__Record set__:
BEGIN
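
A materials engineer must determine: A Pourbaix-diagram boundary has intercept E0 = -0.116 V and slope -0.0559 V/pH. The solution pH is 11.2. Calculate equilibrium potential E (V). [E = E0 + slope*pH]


Apply the Pourbaix line equation: E = E0 + slope*pH
E = -0.116 + (-0.0559)*11.2 = -0.116 + (-0.62608) = -0.74208 V
Rounded to 4 decimal places: E = -0.7421 V

-0.7421 V


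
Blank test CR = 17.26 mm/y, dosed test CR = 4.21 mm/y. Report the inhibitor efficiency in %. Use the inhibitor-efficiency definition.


Apply the inhibitor-efficiency definition: IE = (CR_blank − CR_inh)/CR_blank × 100
IE = (17.26 − 4.21) / 17.26 × 100
IE = 13.05 / 17.26 × 100 = 75.6 %

75.6 %


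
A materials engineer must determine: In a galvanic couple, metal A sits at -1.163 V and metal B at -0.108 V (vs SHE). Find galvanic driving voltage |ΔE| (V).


Driving voltage is the absolute potential difference.
|ΔE| = |-1.163 − (-0.108)| = 1.055 V

1.055 V


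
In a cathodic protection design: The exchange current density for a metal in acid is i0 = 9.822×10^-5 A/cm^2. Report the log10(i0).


i0 = 9.822×10^-5 A/cm^2
log10(i0) = -4.008

-4.008


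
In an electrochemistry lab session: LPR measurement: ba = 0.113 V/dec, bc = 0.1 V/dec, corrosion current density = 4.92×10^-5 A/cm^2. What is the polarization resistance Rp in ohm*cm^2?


Apply the Stern-Geary equation: Rp = ba*bc / (2.303*icorr*(ba+bc))
ba*bc = 0.113*0.1 = 0.0113
ba+bc = 0.213; 2.303*icorr*(ba+bc) = 2.303*4.92×10^-5*0.213 = 2.4134519×10^-5
Rp = 0.0113 / 2.4134519×10^-5 = 468.2 ohm*cm^2

468.2 ohm*cm^2


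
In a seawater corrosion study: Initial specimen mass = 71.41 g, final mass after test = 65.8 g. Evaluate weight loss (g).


Weight loss = initial − final
WL = 71.41 − 65.8 = 5.61 g

5.61 g


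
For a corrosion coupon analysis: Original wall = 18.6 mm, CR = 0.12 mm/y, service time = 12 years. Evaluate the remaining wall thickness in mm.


Remaining wall = original − CR × time
t = 18.6 − 0.12*12 = 18.6 − 1.44 = 17.16 mm

17.16 mm


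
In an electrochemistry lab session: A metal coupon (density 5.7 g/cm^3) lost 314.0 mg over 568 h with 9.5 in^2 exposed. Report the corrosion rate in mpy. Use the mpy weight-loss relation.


Apply the mpy weight-loss relation: CR = 534 * W / (D * A * T)
Numerator: 534 * 314.0 = 167676.0
Denominator: 5.7 * 9.5 * 568 = 30757.2
CR = 167676.0 / 30757.2 = 5.4516 mpy

5.4516 mpy


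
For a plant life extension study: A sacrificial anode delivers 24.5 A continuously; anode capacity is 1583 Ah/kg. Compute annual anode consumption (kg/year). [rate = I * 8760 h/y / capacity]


Annual consumption = current * hours per year / capacity
Rate = 24.5 * 8760 / 1583 = 135.6 kg/year

135.6 kg/year


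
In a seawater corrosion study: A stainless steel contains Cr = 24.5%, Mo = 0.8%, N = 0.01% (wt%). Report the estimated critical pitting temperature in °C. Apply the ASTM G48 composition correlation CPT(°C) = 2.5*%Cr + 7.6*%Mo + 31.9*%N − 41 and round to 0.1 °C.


Apply the ASTM G48 empirical CPT estimate: CPT(°C) = 2.5*%Cr + 7.6*%Mo + 31.9*%N − 41
2.5*24.5 = 61.25; 7.6*0.8 = 6.08; 31.9*0.01 = 0.319
CPT = 61.25 + 6.08 + 0.319 − 41 = 26.649 °C
Rounded to 0.1 °C: CPT ≈ 26.6 °C

26.6 °C


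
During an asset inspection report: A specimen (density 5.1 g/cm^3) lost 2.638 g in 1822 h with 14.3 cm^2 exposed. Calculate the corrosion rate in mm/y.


Apply the mm/y weight-loss relation: CR = 87600 * W / (D * A * T)
Numerator: 87600 * 2.638 = 231088.8
Denominator: 5.1 * 14.3 * 1822 = 132878.46
CR = 231088.8 / 132878.46 = 1.7391 mm/y

1.7391 mm/y


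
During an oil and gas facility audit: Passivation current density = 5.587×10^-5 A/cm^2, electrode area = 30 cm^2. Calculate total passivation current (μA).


I = i_pass * A, then convert A → μA (×10^6)
I = 5.587×10^-5 * 30 * 10^6 = 1676.1 μA

1676.1 μA


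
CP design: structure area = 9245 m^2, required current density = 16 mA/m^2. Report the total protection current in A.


I = area * current density, then convert mA → A (÷1000)
I = 9245 * 16 / 1000 = 147.92 A

147.92 A


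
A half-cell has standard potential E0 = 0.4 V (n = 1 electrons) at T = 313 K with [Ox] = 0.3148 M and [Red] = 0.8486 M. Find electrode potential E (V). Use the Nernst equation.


Apply the Nernst equation: E = E0 + (RT/nF)*ln([Ox]/[Red])
Step 1: RT/nF = 8.314*313/(1*96485) = 0.02697085 V
Step 2: [Ox]/[Red] = 0.3148/0.8486 = 0.370964
Step 3: ln(0.370964) = -0.99165
Step 4: correction = 0.02697085 * -0.99165 = -0.0267 V
E = 0.4 + -0.0267 = 0.3733 V

0.3733 V


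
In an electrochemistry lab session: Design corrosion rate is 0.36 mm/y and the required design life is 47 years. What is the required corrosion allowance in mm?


Corrosion allowance = CR × design life
CA = 0.36 * 47 = 16.92 mm

16.92 mm


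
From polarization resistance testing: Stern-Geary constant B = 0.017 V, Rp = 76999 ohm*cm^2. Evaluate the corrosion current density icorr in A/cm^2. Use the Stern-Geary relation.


Apply the Stern-Geary relation: icorr = B / Rp
icorr = 0.017 / 76999 = 2.208×10^-7 A/cm^2

2.208×10^-7 A/cm^2


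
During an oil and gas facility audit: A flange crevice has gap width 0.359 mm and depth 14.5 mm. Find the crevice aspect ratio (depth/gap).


Aspect ratio = depth / gap
Ratio = 14.5 / 0.359 = 40.4

40.4


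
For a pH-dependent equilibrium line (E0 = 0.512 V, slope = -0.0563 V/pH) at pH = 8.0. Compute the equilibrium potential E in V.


Apply the Pourbaix line equation: E = E0 + slope*pH
E = 0.512 + (-0.0563)*8.0 = 0.512 + (-0.4504) = 0.0616 V
Rounded to 4 decimal places: E = 0.0616 V

0.0616 V


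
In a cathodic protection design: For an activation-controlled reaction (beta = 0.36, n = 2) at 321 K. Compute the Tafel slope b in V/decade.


Apply the Tafel slope relation: b = 2.303*R*T/(beta*n*F)
Numerator: 2.303 * 8.314 * 321 = 6146.23
Denominator: 0.36 * 2 * 96485 = 69469.2
b = 6146.23 / 69469.2 = 0.088 V/decade

0.088 V/decade


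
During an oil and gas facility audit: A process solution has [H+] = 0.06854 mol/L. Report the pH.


pH = −log10[H+]
pH = −log10(0.06854) = 1.16

1.16


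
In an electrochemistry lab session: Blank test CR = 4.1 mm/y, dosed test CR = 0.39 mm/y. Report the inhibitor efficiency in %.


Apply the inhibitor-efficiency definition: IE = (CR_blank − CR_inh)/CR_blank × 100
IE = (4.1 − 0.39) / 4.1 × 100
IE = 3.71 / 4.1 × 100 = 90.5 %

90.5 %


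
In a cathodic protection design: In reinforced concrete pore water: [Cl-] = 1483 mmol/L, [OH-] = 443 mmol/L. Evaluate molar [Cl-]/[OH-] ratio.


Threshold parameter = [Cl-] / [OH-] (molar basis; both in mmol/L, so units cancel)
Ratio = 1483 / 443 = 3.35

3.35


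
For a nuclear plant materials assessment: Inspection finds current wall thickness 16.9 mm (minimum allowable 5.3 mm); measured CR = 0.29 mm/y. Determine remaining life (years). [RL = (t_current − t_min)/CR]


Apply the remaining-life relation: RL = (t_current − t_min) / CR
RL = (16.9 − 5.3) / 0.29 = 11.6 / 0.29 = 40.0 years

40.0 years


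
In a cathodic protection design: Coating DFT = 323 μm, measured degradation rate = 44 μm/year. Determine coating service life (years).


Service life = thickness / degradation rate
Life = 323 / 44 = 7.3 years

7.3 years


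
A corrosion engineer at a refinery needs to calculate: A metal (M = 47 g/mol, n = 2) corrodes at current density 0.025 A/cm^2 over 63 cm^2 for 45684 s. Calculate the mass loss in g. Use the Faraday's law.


Apply Faraday's law: m = i*A*t*M / (n*F)
Total charge passed Q = i*A*t = 0.025*63*45684 = 71952.3 C
m = Q*M/(n*F) = 71952.3*47/(2*96485) = 17.525 g

17.525 g


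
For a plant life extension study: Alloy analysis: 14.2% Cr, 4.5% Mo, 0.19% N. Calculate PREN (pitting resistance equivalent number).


Apply the PREN formula: PREN = Cr + 3.3*Mo + 16*N
PREN = 14.2 + 3.3*4.5 + 16*0.19
PREN = 14.2 + 14.85 + 3.04 = 32.09

32.09


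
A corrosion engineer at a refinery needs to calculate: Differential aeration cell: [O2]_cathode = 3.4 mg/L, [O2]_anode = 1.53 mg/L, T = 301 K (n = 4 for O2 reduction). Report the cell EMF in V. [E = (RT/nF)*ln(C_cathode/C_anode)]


Apply the Nernst concentration-cell relation: E = (RT/nF)*ln(C_cathode/C_anode)
RT/nF = 8.314*301/(4*96485) = 0.0064842 V
ln(3.4/1.53) = 0.79851
E = 0.0064842 * 0.79851 = 0.00518 V

0.00518 V


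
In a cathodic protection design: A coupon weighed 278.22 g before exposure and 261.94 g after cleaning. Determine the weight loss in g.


Weight loss = initial − final
WL = 278.22 − 261.94 = 16.28 g

16.28 g


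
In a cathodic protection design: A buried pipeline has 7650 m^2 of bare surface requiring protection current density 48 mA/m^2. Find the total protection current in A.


I = area * current density, then convert mA → A (÷1000)
I = 7650 * 48 / 1000 = 367.2 A

367.2 A


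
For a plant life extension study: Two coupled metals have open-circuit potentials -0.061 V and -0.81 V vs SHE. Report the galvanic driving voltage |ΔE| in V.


Driving voltage is the absolute potential difference.
|ΔE| = |-0.061 − (-0.81)| = 0.749 V

0.749 V


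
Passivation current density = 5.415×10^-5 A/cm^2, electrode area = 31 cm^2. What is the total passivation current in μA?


I = i_pass * A, then convert A → μA (×10^6)
I = 5.415×10^-5 * 31 * 10^6 = 1678.65 μA

1678.65 μA


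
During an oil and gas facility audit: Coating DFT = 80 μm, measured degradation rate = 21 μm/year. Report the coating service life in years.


Service life = thickness / degradation rate
Life = 80 / 21 = 3.8 years

3.8 years


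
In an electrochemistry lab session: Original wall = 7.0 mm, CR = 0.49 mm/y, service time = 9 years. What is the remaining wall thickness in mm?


Remaining wall = original − CR × time
t = 7.0 − 0.49*9 = 7.0 − 4.41 = 2.59 mm

2.59 mm


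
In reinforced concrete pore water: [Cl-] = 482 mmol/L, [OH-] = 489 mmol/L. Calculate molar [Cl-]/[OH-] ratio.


Threshold parameter = [Cl-] / [OH-] (molar basis; both in mmol/L, so units cancel)
Ratio = 482 / 489 = 0.99

0.99


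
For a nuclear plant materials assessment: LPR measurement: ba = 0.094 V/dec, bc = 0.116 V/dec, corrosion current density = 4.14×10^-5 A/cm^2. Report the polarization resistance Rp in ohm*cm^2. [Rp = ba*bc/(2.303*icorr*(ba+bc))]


Apply the Stern-Geary equation: Rp = ba*bc / (2.303*icorr*(ba+bc))
ba*bc = 0.094*0.116 = 0.010904
ba+bc = 0.21; 2.303*icorr*(ba+bc) = 2.303*4.14×10^-5*0.21 = 2.0022282×10^-5
Rp = 0.010904 / 2.0022282×10^-5 = 544.6 ohm*cm^2

544.6 ohm*cm^2


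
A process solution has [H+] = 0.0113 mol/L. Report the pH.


pH = −log10[H+]
pH = −log10(0.0113) = 1.95

1.95


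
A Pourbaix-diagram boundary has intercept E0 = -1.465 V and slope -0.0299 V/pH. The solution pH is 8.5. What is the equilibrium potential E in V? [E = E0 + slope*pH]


Apply the Pourbaix line equation: E = E0 + slope*pH
E = -1.465 + (-0.0299)*8.5 = -1.465 + (-0.25415) = -1.71915 V
Rounded to 4 decimal places: E = -1.7192 V

-1.7192 V


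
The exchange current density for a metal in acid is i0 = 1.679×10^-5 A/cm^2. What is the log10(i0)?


i0 = 1.679×10^-5 A/cm^2
log10(i0) = -4.775

-4.775


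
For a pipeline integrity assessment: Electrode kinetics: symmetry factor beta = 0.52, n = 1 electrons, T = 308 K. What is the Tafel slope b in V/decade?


Apply the Tafel slope relation: b = 2.303*R*T/(beta*n*F)
Numerator: 2.303 * 8.314 * 308 = 5897.32
Denominator: 0.52 * 1 * 96485 = 50172.2
b = 5897.32 / 50172.2 = 0.1175 V/decade

0.1175 V/decade


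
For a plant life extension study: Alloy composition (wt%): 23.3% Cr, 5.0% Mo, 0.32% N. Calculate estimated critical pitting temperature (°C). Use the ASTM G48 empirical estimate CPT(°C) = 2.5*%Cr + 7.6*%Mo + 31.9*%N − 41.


Apply the ASTM G48 empirical CPT estimate: CPT(°C) = 2.5*%Cr + 7.6*%Mo + 31.9*%N − 41
2.5*23.3 = 58.25; 7.6*5.0 = 38; 31.9*0.32 = 10.208
CPT = 58.25 + 38 + 10.208 − 41 = 65.458 °C
Rounded to 0.1 °C: CPT ≈ 65.5 °C

65.5 °C


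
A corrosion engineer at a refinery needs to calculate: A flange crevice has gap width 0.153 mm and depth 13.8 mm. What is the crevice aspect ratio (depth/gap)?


Aspect ratio = depth / gap
Ratio = 13.8 / 0.153 = 90.2

90.2


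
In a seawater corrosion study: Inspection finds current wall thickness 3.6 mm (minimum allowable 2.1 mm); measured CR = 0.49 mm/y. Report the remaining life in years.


Apply the remaining-life relation: RL = (t_current − t_min) / CR
RL = (3.6 − 2.1) / 0.49 = 1.5 / 0.49 = 3.1 years

3.1 years


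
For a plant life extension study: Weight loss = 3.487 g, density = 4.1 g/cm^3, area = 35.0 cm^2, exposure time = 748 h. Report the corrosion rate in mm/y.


Apply the mm/y weight-loss relation: CR = 87600 * W / (D * A * T)
Numerator: 87600 * 3.487 = 305461.2
Denominator: 4.1 * 35.0 * 748 = 107338.0
CR = 305461.2 / 107338.0 = 2.845788 mm/y

2.845788 mm/y


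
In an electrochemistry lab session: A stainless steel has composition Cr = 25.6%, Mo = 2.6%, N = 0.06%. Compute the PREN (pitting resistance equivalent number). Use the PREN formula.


Apply the PREN formula: PREN = Cr + 3.3*Mo + 16*N
PREN = 25.6 + 3.3*2.6 + 16*0.06
PREN = 25.6 + 8.58 + 0.96 = 35.14

35.14


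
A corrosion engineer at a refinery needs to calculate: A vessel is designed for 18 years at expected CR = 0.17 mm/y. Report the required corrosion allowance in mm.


Corrosion allowance = CR × design life
CA = 0.17 * 18 = 3.06 mm

3.06 mm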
END
__Exercise details__:
Reproduce only the lines between the line containing "A corrosion engineer at a refinery needs to calculate: A vessel" and the last line of the records, those two lines included, exactly.

__Written solution__:
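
A corrosion engineer at a refinery needs to calculate: A vessel is designed for 18 years at expected CR = 0.17 mm/y. Report the required corrosion allowance in mm.


Corrosion allowance = CR × design life
CA = 0.17 * 18 = 3.06 mm

3.06 mm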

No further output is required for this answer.